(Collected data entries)
########################################
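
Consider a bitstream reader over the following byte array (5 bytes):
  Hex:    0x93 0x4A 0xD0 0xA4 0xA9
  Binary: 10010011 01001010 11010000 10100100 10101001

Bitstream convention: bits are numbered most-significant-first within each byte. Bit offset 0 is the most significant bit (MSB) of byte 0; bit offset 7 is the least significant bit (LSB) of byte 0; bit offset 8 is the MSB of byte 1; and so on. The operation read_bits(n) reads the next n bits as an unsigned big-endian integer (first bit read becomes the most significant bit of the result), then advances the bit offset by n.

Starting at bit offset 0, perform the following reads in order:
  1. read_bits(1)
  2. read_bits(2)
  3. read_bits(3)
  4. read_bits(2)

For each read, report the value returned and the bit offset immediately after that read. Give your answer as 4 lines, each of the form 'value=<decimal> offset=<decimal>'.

Read 1: bits[0:1] width=1 -> value=1 (bin 1); offset now 1 = byte 0 bit 1; 39 bits remain
Read 2: bits[1:3] width=2 -> value=0 (bin 00); offset now 3 = byte 0 bit 3; 37 bits remain
Read 3: bits[3:6] width=3 -> value=4 (bin 100); offset now 6 = byte 0 bit 6; 34 bits remain
Read 4: bits[6:8] width=2 -> value=3 (bin 11); offset now 8 = byte 1 bit 0; 32 bits remain

Answer: value=1 offset=1
value=0 offset=3
value=4 offset=6
value=3 offset=8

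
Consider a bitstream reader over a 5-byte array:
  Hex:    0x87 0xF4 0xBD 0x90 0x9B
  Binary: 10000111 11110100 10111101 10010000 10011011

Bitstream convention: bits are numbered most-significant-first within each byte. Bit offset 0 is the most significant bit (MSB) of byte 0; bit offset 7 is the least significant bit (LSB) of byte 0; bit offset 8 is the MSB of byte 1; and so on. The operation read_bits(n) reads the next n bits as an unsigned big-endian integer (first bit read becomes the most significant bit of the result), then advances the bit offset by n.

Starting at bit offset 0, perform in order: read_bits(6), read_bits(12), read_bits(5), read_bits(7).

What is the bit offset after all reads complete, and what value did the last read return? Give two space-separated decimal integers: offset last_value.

Answer: 30 100

Derivation:
Read 1: bits[0:6] width=6 -> value=33 (bin 100001); offset now 6 = byte 0 bit 6; 34 bits remain
Read 2: bits[6:18] width=12 -> value=4050 (bin 111111010010); offset now 18 = byte 2 bit 2; 22 bits remain
Read 3: bits[18:23] width=5 -> value=30 (bin 11110); offset now 23 = byte 2 bit 7; 17 bits remain
Read 4: bits[23:30] width=7 -> value=100 (bin 1100100); offset now 30 = byte 3 bit 6; 10 bits remain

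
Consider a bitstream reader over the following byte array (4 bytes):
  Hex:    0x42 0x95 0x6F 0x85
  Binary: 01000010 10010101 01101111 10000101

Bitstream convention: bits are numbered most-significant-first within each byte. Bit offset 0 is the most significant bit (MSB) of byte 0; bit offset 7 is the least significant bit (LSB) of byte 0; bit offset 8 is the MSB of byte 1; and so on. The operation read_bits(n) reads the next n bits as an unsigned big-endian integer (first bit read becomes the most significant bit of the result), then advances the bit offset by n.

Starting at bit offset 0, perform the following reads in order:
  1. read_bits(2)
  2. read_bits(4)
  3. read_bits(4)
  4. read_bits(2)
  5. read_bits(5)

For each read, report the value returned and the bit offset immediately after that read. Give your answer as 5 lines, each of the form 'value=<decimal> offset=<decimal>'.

Read 1: bits[0:2] width=2 -> value=1 (bin 01); offset now 2 = byte 0 bit 2; 30 bits remain
Read 2: bits[2:6] width=4 -> value=0 (bin 0000); offset now 6 = byte 0 bit 6; 26 bits remain
Read 3: bits[6:10] width=4 -> value=10 (bin 1010); offset now 10 = byte 1 bit 2; 22 bits remain
Read 4: bits[10:12] width=2 -> value=1 (bin 01); offset now 12 = byte 1 bit 4; 20 bits remain
Read 5: bits[12:17] width=5 -> value=10 (bin 01010); offset now 17 = byte 2 bit 1; 15 bits remain

Answer: value=1 offset=2
value=0 offset=6
value=10 offset=10
value=1 offset=12
value=10 offset=17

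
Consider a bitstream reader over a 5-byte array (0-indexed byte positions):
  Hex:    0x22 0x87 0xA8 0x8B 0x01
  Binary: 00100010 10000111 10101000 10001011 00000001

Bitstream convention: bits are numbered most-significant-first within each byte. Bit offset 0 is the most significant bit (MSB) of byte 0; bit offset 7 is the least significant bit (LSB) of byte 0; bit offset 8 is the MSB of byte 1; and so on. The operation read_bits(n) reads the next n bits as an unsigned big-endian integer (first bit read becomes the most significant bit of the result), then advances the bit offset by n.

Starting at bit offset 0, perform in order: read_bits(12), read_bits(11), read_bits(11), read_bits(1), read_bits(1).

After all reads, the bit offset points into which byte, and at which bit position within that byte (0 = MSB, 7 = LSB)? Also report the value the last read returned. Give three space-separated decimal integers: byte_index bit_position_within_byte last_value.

Answer: 4 4 0

Derivation:
Read 1: bits[0:12] width=12 -> value=552 (bin 001000101000); offset now 12 = byte 1 bit 4; 28 bits remain
Read 2: bits[12:23] width=11 -> value=980 (bin 01111010100); offset now 23 = byte 2 bit 7; 17 bits remain
Read 3: bits[23:34] width=11 -> value=556 (bin 01000101100); offset now 34 = byte 4 bit 2; 6 bits remain
Read 4: bits[34:35] width=1 -> value=0 (bin 0); offset now 35 = byte 4 bit 3; 5 bits remain
Read 5: bits[35:36] width=1 -> value=0 (bin 0); offset now 36 = byte 4 bit 4; 4 bits remain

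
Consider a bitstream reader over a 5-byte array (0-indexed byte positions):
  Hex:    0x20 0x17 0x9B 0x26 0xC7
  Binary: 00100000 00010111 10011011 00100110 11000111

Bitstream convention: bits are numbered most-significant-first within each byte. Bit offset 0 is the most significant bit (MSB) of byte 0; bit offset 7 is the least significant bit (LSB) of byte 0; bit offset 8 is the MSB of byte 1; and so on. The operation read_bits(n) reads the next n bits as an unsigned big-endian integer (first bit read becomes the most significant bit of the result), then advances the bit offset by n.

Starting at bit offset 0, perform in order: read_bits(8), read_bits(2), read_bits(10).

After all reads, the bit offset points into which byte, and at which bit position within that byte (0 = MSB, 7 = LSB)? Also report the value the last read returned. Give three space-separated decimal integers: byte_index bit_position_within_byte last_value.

Answer: 2 4 377

Derivation:
Read 1: bits[0:8] width=8 -> value=32 (bin 00100000); offset now 8 = byte 1 bit 0; 32 bits remain
Read 2: bits[8:10] width=2 -> value=0 (bin 00); offset now 10 = byte 1 bit 2; 30 bits remain
Read 3: bits[10:20] width=10 -> value=377 (bin 0101111001); offset now 20 = byte 2 bit 4; 20 bits remain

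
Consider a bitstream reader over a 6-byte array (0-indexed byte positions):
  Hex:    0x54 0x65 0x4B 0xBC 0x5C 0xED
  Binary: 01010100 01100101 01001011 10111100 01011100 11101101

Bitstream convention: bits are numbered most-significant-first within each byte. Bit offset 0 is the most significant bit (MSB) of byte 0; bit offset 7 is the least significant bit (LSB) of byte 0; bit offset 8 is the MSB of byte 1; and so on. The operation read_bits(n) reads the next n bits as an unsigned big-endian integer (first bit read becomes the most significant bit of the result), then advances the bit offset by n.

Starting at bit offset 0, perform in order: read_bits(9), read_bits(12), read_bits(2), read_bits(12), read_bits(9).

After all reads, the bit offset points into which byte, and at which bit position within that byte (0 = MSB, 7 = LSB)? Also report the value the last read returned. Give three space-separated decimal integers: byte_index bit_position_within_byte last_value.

Read 1: bits[0:9] width=9 -> value=168 (bin 010101000); offset now 9 = byte 1 bit 1; 39 bits remain
Read 2: bits[9:21] width=12 -> value=3241 (bin 110010101001); offset now 21 = byte 2 bit 5; 27 bits remain
Read 3: bits[21:23] width=2 -> value=1 (bin 01); offset now 23 = byte 2 bit 7; 25 bits remain
Read 4: bits[23:35] width=12 -> value=3554 (bin 110111100010); offset now 35 = byte 4 bit 3; 13 bits remain
Read 5: bits[35:44] width=9 -> value=462 (bin 111001110); offset now 44 = byte 5 bit 4; 4 bits remain

Answer: 5 4 462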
########################################
Instructions for the task ▸ If a line holds the string "following", it counts; please state how many such lines there are in the data, with nothing more.

Finished task ▸ 4